### WHAT IS EXPECTED
Given the records below, would you repeat exactly the lines that begin at the one containing "four weeks: 2.59" and end at the one containing "four weeks: 3.47", inclusive?

Stored data entries:
--*--

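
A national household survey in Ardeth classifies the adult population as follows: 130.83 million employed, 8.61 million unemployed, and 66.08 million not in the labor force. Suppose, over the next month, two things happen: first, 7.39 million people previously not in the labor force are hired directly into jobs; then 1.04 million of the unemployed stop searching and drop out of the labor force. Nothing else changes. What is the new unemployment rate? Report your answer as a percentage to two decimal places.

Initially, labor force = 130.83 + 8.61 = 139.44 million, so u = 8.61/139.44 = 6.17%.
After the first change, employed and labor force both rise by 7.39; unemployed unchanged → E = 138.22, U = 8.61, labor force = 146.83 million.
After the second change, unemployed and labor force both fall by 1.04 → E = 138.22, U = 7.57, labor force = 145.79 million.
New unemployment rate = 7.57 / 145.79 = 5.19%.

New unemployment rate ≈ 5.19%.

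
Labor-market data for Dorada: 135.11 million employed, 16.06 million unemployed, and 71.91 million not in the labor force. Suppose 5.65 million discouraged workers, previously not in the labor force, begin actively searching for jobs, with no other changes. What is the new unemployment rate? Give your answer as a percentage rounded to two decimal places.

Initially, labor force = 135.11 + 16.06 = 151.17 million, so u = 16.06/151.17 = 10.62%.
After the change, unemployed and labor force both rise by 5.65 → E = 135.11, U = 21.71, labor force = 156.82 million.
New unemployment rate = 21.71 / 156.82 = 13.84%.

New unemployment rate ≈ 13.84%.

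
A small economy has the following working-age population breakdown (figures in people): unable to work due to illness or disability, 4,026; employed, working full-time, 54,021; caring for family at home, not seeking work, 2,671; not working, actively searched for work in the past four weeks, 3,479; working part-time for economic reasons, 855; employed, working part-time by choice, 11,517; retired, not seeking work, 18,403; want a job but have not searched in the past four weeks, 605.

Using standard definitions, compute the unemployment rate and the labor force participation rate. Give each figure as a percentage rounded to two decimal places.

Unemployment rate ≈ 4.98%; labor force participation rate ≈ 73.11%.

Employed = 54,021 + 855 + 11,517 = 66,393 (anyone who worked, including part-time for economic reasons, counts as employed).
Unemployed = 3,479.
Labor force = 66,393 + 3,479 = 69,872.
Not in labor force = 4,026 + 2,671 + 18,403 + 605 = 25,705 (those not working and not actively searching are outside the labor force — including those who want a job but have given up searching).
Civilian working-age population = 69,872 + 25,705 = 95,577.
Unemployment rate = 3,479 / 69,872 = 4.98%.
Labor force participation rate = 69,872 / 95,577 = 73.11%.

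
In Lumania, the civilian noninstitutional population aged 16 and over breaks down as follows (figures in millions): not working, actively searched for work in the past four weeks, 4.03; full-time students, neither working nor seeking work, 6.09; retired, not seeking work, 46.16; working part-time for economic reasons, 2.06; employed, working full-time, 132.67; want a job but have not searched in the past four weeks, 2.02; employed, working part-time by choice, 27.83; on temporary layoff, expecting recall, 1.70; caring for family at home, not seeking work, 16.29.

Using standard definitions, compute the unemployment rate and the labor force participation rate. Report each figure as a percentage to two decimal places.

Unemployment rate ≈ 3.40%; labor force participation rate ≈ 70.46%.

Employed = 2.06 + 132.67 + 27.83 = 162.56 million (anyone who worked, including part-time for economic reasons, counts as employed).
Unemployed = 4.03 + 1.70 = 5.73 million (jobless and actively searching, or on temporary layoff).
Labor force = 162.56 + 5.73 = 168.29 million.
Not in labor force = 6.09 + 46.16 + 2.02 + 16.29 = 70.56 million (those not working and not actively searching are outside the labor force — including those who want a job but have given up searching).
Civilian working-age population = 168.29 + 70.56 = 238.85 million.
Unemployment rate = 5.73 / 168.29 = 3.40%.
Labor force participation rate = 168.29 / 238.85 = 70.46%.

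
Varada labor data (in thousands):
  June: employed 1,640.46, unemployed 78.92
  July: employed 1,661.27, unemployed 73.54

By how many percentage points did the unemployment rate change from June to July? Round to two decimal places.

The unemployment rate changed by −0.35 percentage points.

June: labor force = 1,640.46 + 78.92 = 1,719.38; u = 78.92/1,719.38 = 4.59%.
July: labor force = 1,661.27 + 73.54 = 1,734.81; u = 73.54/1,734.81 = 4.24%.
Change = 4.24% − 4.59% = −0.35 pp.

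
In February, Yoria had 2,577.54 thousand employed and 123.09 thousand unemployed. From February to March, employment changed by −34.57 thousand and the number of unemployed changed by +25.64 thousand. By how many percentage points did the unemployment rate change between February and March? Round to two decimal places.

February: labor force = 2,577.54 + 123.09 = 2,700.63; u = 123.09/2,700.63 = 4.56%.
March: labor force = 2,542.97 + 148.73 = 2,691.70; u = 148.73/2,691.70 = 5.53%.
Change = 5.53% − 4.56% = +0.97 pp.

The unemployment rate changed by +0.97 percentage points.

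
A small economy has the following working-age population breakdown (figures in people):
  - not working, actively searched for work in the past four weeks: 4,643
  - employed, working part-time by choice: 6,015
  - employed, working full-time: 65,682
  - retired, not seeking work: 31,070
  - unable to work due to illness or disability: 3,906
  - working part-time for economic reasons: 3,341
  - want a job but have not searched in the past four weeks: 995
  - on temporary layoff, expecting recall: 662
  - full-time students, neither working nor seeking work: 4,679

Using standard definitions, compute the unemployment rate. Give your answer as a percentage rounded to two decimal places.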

--*--

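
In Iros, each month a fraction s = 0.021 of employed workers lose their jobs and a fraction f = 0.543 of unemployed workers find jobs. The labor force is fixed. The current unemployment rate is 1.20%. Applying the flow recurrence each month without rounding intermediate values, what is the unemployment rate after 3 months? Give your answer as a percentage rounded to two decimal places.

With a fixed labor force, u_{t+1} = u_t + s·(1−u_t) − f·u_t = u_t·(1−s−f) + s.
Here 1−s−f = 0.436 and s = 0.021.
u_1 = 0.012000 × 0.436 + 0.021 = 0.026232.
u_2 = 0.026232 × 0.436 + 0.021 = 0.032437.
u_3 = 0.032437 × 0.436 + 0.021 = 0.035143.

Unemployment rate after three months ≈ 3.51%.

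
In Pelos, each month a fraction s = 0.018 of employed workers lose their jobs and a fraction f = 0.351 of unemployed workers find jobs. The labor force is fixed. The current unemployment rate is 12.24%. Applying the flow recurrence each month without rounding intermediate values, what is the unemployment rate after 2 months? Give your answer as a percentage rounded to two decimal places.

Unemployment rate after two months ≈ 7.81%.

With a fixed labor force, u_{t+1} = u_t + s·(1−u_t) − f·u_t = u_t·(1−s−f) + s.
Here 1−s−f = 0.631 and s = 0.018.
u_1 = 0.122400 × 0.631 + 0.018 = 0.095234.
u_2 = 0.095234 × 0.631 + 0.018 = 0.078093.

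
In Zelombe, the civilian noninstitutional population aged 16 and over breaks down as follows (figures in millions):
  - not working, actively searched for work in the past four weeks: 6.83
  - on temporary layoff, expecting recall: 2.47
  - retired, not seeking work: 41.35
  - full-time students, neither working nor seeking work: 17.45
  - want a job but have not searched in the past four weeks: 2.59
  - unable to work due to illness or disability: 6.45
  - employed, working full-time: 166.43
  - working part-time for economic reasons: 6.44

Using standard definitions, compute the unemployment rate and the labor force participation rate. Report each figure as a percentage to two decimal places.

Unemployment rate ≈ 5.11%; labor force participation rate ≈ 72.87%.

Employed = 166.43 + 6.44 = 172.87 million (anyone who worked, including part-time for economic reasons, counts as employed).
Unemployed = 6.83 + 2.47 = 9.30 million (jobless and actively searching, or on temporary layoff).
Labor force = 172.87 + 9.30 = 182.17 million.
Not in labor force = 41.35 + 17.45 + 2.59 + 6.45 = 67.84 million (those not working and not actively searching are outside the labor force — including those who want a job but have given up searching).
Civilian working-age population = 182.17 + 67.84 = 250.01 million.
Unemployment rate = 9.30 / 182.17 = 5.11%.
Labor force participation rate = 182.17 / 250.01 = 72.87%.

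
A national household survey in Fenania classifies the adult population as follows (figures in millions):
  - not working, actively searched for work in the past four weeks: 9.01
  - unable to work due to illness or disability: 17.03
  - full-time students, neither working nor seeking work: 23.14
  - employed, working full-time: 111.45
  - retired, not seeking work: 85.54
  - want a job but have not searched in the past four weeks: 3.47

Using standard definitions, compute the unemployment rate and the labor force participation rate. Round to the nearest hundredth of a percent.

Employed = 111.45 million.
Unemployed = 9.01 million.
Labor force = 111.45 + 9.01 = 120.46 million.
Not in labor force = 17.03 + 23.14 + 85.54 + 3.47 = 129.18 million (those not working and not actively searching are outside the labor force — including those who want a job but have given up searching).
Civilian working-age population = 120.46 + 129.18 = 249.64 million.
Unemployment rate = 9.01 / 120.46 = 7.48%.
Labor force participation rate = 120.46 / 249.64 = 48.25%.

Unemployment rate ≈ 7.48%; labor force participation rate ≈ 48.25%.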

--*--

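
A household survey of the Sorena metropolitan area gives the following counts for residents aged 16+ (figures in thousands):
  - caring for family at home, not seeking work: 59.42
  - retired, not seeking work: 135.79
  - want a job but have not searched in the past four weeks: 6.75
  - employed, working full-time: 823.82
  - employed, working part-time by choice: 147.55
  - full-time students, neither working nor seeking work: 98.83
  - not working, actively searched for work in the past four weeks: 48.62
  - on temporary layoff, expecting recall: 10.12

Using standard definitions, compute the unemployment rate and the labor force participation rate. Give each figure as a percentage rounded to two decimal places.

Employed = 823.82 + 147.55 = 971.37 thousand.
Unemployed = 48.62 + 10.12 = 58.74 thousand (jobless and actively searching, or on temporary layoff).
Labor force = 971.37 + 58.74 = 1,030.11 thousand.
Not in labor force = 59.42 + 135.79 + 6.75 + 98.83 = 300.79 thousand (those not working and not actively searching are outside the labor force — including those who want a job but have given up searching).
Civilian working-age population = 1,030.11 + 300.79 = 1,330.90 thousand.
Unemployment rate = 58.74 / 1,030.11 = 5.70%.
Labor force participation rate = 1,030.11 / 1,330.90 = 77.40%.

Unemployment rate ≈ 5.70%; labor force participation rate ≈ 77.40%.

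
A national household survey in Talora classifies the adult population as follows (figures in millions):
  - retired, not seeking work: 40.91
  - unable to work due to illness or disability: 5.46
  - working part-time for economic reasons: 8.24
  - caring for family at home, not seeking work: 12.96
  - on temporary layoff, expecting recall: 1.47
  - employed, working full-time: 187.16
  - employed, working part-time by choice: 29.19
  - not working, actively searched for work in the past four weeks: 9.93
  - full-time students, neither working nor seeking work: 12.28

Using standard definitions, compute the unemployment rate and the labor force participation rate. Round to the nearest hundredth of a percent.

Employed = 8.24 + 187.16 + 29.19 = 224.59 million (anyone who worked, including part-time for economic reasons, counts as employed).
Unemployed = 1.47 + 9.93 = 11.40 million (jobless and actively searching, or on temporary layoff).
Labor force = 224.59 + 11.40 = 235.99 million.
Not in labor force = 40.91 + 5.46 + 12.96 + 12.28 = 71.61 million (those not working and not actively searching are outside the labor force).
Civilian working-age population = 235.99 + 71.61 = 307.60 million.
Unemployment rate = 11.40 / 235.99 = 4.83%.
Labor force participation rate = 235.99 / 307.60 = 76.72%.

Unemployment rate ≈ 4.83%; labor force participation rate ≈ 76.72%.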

--*--

### RESULT
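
  - want a job but have not searched in the past four weeks: 2.59
  - unable to work due to illness or disability: 6.45
  - employed, working full-time: 166.43
  - working part-time for economic reasons: 6.44

Using standard definitions, compute the unemployment rate and the labor force participation rate. Report each figure as a percentage to two decimal places.

Unemployment rate ≈ 5.11%; labor force participation rate ≈ 72.87%.

Employed = 166.43 + 6.44 = 172.87 million (anyone who worked, including part-time for economic reasons, counts as employed).
Unemployed = 6.83 + 2.47 = 9.30 million (jobless and actively searching, or on temporary layoff).
Labor force = 172.87 + 9.30 = 182.17 million.
Not in labor force = 41.35 + 17.45 + 2.59 + 6.45 = 67.84 million (those not working and not actively searching are outside the labor force — including those who want a job but have given up searching).
Civilian working-age population = 182.17 + 67.84 = 250.01 million.
Unemployment rate = 9.30 / 182.17 = 5.11%.
Labor force participation rate = 182.17 / 250.01 = 72.87%.

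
A national household survey in Fenania classifies the adult population as follows (figures in millions):
  - not working, actively searched for work in the past four weeks: 9.01
  - unable to work due to illness or disability: 17.03
  - full-time students, neither working nor seeking work: 23.14
  - employed, working full-time: 111.45
  - retired, not seeking work: 85.54
  - want a job but have not searched in the past four weeks: 3.47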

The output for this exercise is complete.